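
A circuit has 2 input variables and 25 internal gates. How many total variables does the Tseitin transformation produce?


The Tseitin transformation introduces one auxiliary variable per gate.
Total variables = inputs + gates = 2 + 25 = 27.

27


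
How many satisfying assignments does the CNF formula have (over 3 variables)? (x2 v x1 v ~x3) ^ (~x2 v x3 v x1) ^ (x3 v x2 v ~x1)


Enumerate all 8 truth assignments over 3 variables.
Test each against every clause.
Satisfying assignments found: 5.

5


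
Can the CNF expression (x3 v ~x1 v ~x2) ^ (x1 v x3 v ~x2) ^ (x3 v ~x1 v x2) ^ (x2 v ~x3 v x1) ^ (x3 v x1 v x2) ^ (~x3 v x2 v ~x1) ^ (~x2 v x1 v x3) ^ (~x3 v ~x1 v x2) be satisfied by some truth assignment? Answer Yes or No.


Check all 8 possible truth assignments.
Number of satisfying assignments found: 2.
The formula is satisfiable.

Yes


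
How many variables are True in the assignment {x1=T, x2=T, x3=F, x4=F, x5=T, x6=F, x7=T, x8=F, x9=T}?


The weight is the number of variables assigned True.
True variables: x1, x2, x5, x7, x9.
Weight = 5.

5


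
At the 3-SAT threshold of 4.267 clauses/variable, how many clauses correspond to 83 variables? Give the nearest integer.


The 3-SAT phase transition occurs at approximately 4.267 clauses per variable.
m = 4.267 * 83 = 354.161.
Rounded to nearest integer: 354.

354


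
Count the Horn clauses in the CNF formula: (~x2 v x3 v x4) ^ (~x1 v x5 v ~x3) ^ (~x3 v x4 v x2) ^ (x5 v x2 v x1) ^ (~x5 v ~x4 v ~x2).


A Horn clause has at most one positive literal.
Clause 1: 2 positive lit(s) -> not Horn
Clause 2: 1 positive lit(s) -> Horn
Clause 3: 2 positive lit(s) -> not Horn
Clause 4: 3 positive lit(s) -> not Horn
Clause 5: 0 positive lit(s) -> Horn
Total Horn clauses = 2.

2


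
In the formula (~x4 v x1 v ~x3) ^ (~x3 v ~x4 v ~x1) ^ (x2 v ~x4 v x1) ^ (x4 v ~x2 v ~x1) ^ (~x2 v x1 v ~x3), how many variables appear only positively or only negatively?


A pure literal appears in only one polarity across all clauses.
Pure literals: x3 (negative only).
Count = 1.

1


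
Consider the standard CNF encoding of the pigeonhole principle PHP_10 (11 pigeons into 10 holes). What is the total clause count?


The PHP encoding has two parts:
1) At-least-one-hole clauses: 11 (one per pigeon, each with 10 literals).
2) At-most-one-pigeon-per-hole clauses: 10 holes * C(11,2) = 10 * 55 = 550.
Total clauses = 11 + 550 = 561.

561


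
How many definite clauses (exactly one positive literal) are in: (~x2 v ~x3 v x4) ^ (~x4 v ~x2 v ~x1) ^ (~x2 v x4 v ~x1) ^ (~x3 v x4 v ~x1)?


A definite clause has exactly one positive literal.
Clause 1: 1 positive -> definite
Clause 2: 0 positive -> not definite
Clause 3: 1 positive -> definite
Clause 4: 1 positive -> definite
Definite clause count = 3.

3


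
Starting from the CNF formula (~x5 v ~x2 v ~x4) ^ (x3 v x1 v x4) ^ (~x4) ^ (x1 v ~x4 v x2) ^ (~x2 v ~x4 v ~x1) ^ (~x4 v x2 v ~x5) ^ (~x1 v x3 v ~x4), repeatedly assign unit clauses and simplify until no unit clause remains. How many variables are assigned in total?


Unit propagation repeatedly assigns the literal in any unit clause, then simplifies.
Assignments in order: x4 = F.
No further unit clauses remain.
Total variables assigned = 1.

1


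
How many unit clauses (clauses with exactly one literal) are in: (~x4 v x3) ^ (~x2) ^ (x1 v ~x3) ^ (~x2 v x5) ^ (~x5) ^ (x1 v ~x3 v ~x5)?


A unit clause contains exactly one literal.
Unit clauses found: (~x2), (~x5).
Count = 2.

2


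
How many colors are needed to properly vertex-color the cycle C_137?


An odd cycle cannot be 2-colored: alternating two colors around the cycle returns to the start with a conflict.
Since 137 is odd, three colors are required (and three suffice).
Chromatic number = 3.

3


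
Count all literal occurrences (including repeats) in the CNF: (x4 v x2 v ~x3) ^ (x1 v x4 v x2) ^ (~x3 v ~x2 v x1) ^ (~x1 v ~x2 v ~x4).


Clause lengths: 3, 3, 3, 3.
Sum = 3 + 3 + 3 + 3 = 12.

12


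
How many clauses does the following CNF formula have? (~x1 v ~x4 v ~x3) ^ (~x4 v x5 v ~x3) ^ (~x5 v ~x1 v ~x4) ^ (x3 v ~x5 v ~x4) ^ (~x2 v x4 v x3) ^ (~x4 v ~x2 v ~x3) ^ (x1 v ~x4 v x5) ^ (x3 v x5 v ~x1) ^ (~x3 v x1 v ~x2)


Each group enclosed in parentheses joined by ^ is one clause.
Counting the conjuncts: 9 clauses.

9


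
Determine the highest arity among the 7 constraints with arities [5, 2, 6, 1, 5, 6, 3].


The arities are: 5, 2, 6, 1, 5, 6, 3.
Scan for the maximum value.
Maximum arity = 6.

6


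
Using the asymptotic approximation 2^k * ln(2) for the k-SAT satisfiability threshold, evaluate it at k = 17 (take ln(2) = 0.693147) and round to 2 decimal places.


Using the asymptotic formula: threshold ~ 2^k * ln(2).
2^17 = 131072.
131072 * 0.693147 = 90852.16.

90852.16


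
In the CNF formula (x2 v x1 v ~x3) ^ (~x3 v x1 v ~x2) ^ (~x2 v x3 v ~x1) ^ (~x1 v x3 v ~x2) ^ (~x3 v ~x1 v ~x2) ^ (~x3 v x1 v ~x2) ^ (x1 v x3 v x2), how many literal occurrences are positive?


Scan each clause for unnegated literals.
Clause 1: 2 positive; Clause 2: 1 positive; Clause 3: 1 positive; Clause 4: 1 positive; Clause 5: 0 positive; Clause 6: 1 positive; Clause 7: 3 positive.
Total positive literal occurrences = 9.

9


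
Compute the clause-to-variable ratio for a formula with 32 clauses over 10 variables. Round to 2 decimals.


Clause-to-variable ratio = clauses / variables.
32 / 10 = 3.2.

3.2


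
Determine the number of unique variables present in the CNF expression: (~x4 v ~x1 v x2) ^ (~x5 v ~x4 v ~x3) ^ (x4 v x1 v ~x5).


Identify each distinct variable in the formula.
Variables found: x1, x2, x3, x4, x5.
Total distinct variables = 5.

5


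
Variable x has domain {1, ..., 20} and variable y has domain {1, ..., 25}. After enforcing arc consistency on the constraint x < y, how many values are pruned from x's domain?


For the constraint x < y, x needs a supporting value in y's domain.
x can be at most 24 (one less than y's maximum).
Valid x values from domain: 20 out of 20.
Pruned = 20 - 20 = 0.

0


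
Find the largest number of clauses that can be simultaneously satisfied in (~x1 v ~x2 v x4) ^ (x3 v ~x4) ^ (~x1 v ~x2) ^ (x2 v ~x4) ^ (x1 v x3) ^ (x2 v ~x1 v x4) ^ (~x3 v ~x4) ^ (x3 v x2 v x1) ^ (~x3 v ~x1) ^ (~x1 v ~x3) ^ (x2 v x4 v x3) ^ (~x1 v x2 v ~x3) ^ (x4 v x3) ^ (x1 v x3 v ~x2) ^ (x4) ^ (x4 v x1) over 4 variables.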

::::::

The entire listing is to be repeated exactly.

Answer to the problem:
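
A circuit has 2 input variables and 25 internal gates. How many total variables does the Tseitin transformation produce?


The Tseitin transformation introduces one auxiliary variable per gate.
Total variables = inputs + gates = 2 + 25 = 27.

27


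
How many satisfying assignments does the CNF formula have (over 3 variables)? (x2 v x1 v ~x3) ^ (~x2 v x3 v x1) ^ (x3 v x2 v ~x1)


Enumerate all 8 truth assignments over 3 variables.
Test each against every clause.
Satisfying assignments found: 5.

5


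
Can the CNF expression (x3 v ~x1 v ~x2) ^ (x1 v x3 v ~x2) ^ (x3 v ~x1 v x2) ^ (x2 v ~x3 v x1) ^ (x3 v x1 v x2) ^ (~x3 v x2 v ~x1) ^ (~x2 v x1 v x3) ^ (~x3 v ~x1 v x2) be satisfied by some truth assignment? Answer Yes or No.


Check all 8 possible truth assignments.
Number of satisfying assignments found: 2.
The formula is satisfiable.

Yes


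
How many variables are True in the assignment {x1=T, x2=T, x3=F, x4=F, x5=T, x6=F, x7=T, x8=F, x9=T}?


The weight is the number of variables assigned True.
True variables: x1, x2, x5, x7, x9.
Weight = 5.

5


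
At the 3-SAT threshold of 4.267 clauses/variable, how many clauses correspond to 83 variables? Give the nearest integer.


The 3-SAT phase transition occurs at approximately 4.267 clauses per variable.
m = 4.267 * 83 = 354.161.
Rounded to nearest integer: 354.

354


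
Count the Horn clauses in the CNF formula: (~x2 v x3 v x4) ^ (~x1 v x5 v ~x3) ^ (~x3 v x4 v x2) ^ (x5 v x2 v x1) ^ (~x5 v ~x4 v ~x2).


A Horn clause has at most one positive literal.
Clause 1: 2 positive lit(s) -> not Horn
Clause 2: 1 positive lit(s) -> Horn
Clause 3: 2 positive lit(s) -> not Horn
Clause 4: 3 positive lit(s) -> not Horn
Clause 5: 0 positive lit(s) -> Horn
Total Horn clauses = 2.

2


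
In the formula (~x4 v x1 v ~x3) ^ (~x3 v ~x4 v ~x1) ^ (x2 v ~x4 v x1) ^ (x4 v ~x2 v ~x1) ^ (~x2 v x1 v ~x3), how many variables appear only positively or only negatively?


A pure literal appears in only one polarity across all clauses.
Pure literals: x3 (negative only).
Count = 1.

1


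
Consider the standard CNF encoding of the pigeonhole principle PHP_10 (11 pigeons into 10 holes). What is the total clause count?


The PHP encoding has two parts:
1) At-least-one-hole clauses: 11 (one per pigeon, each with 10 literals).
2) At-most-one-pigeon-per-hole clauses: 10 holes * C(11,2) = 10 * 55 = 550.
Total clauses = 11 + 550 = 561.

561


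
How many definite clauses (exactly one positive literal) are in: (~x2 v ~x3 v x4) ^ (~x4 v ~x2 v ~x1) ^ (~x2 v x4 v ~x1) ^ (~x3 v x4 v ~x1)?


A definite clause has exactly one positive literal.
Clause 1: 1 positive -> definite
Clause 2: 0 positive -> not definite
Clause 3: 1 positive -> definite
Clause 4: 1 positive -> definite
Definite clause count = 3.

3


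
Starting from the CNF formula (~x5 v ~x2 v ~x4) ^ (x3 v x1 v x4) ^ (~x4) ^ (x1 v ~x4 v x2) ^ (~x2 v ~x4 v ~x1) ^ (~x4 v x2 v ~x5) ^ (~x1 v x3 v ~x4), repeatedly assign unit clauses and simplify until no unit clause remains. How many variables are assigned in total?


Unit propagation repeatedly assigns the literal in any unit clause, then simplifies.
Assignments in order: x4 = F.
No further unit clauses remain.
Total variables assigned = 1.

1


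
How many unit clauses (clauses with exactly one literal) are in: (~x4 v x3) ^ (~x2) ^ (x1 v ~x3) ^ (~x2 v x5) ^ (~x5) ^ (x1 v ~x3 v ~x5)?


A unit clause contains exactly one literal.
Unit clauses found: (~x2), (~x5).
Count = 2.

2


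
How many colors are needed to properly vertex-color the cycle C_137?


An odd cycle cannot be 2-colored: alternating two colors around the cycle returns to the start with a conflict.
Since 137 is odd, three colors are required (and three suffice).
Chromatic number = 3.

3


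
Count all literal occurrences (including repeats) in the CNF: (x4 v x2 v ~x3) ^ (x1 v x4 v x2) ^ (~x3 v ~x2 v x1) ^ (~x1 v ~x2 v ~x4).


Clause lengths: 3, 3, 3, 3.
Sum = 3 + 3 + 3 + 3 = 12.

12


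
How many clauses does the following CNF formula have? (~x1 v ~x4 v ~x3) ^ (~x4 v x5 v ~x3) ^ (~x5 v ~x1 v ~x4) ^ (x3 v ~x5 v ~x4) ^ (~x2 v x4 v x3) ^ (~x4 v ~x2 v ~x3) ^ (x1 v ~x4 v x5) ^ (x3 v x5 v ~x1) ^ (~x3 v x1 v ~x2)


Each group enclosed in parentheses joined by ^ is one clause.
Counting the conjuncts: 9 clauses.

9


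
Determine the highest arity among the 7 constraints with arities [5, 2, 6, 1, 5, 6, 3].


The arities are: 5, 2, 6, 1, 5, 6, 3.
Scan for the maximum value.
Maximum arity = 6.

6


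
Using the asymptotic approximation 2^k * ln(2) for the k-SAT satisfiability threshold, evaluate it at k = 17 (take ln(2) = 0.693147) and round to 2 decimal places.


Using the asymptotic formula: threshold ~ 2^k * ln(2).
2^17 = 131072.
131072 * 0.693147 = 90852.16.

90852.16


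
In the CNF formula (x2 v x1 v ~x3) ^ (~x3 v x1 v ~x2) ^ (~x2 v x3 v ~x1) ^ (~x1 v x3 v ~x2) ^ (~x3 v ~x1 v ~x2) ^ (~x3 v x1 v ~x2) ^ (x1 v x3 v x2), how many literal occurrences are positive?


Scan each clause for unnegated literals.
Clause 1: 2 positive; Clause 2: 1 positive; Clause 3: 1 positive; Clause 4: 1 positive; Clause 5: 0 positive; Clause 6: 1 positive; Clause 7: 3 positive.
Total positive literal occurrences = 9.

9


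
Compute the clause-to-variable ratio for a formula with 32 clauses over 10 variables. Round to 2 decimals.


Clause-to-variable ratio = clauses / variables.
32 / 10 = 3.2.

3.2


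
Determine the number of unique variables present in the CNF expression: (~x4 v ~x1 v x2) ^ (~x5 v ~x4 v ~x3) ^ (x4 v x1 v ~x5).


Identify each distinct variable in the formula.
Variables found: x1, x2, x3, x4, x5.
Total distinct variables = 5.

5


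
Variable x has domain {1, ..., 20} and variable y has domain {1, ..., 25}. After enforcing arc consistency on the constraint x < y, how many values are pruned from x's domain?


For the constraint x < y, x needs a supporting value in y's domain.
x can be at most 24 (one less than y's maximum).
Valid x values from domain: 20 out of 20.
Pruned = 20 - 20 = 0.

0


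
Find the largest number of clauses that can be simultaneously satisfied in (~x1 v ~x2 v x4) ^ (x3 v ~x4) ^ (~x1 v ~x2) ^ (x2 v ~x4) ^ (x1 v x3) ^ (x2 v ~x1 v x4) ^ (~x3 v ~x4) ^ (x3 v x2 v x1) ^ (~x3 v ~x1) ^ (~x1 v ~x3) ^ (x2 v x4 v x3) ^ (~x1 v x2 v ~x3) ^ (x4 v x3) ^ (x1 v x3 v ~x2) ^ (x4) ^ (x4 v x1) over 4 variables.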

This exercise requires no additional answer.